--- Listed entries Enclosed Below ---

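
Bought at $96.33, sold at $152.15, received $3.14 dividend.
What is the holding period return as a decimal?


Formula: HPR = (P1 - P0 + D) / P0
Gain: $152.15 - $96.33 + $3.14 = $58.96
HPR = $58.96 / $96.33 = 0.6121

0.6121


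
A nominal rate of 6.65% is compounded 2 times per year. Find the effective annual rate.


Formula: EAR = (1 + r/m)^m - 1
Period rate: r/m = 0.0665 / 2 = 0.03325
Compounding: (1 + 0.03325)^2 = 1.067606
EAR = 1.067606 - 1 = 0.067606

0.067606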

--- End of Enclosed Listed entries ---

**Work required:** The answer must be the line containing "A nominal rate" and every line after it through the end of the records, repeated exactly.

**The answer:**
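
A nominal rate of 6.65% is compounded 2 times per year. Find the effective annual rate.


Formula: EAR = (1 + r/m)^m - 1
Period rate: r/m = 0.0665 / 2 = 0.03325
Compounding: (1 + 0.03325)^2 = 1.067606
EAR = 1.067606 - 1 = 0.067606

0.067606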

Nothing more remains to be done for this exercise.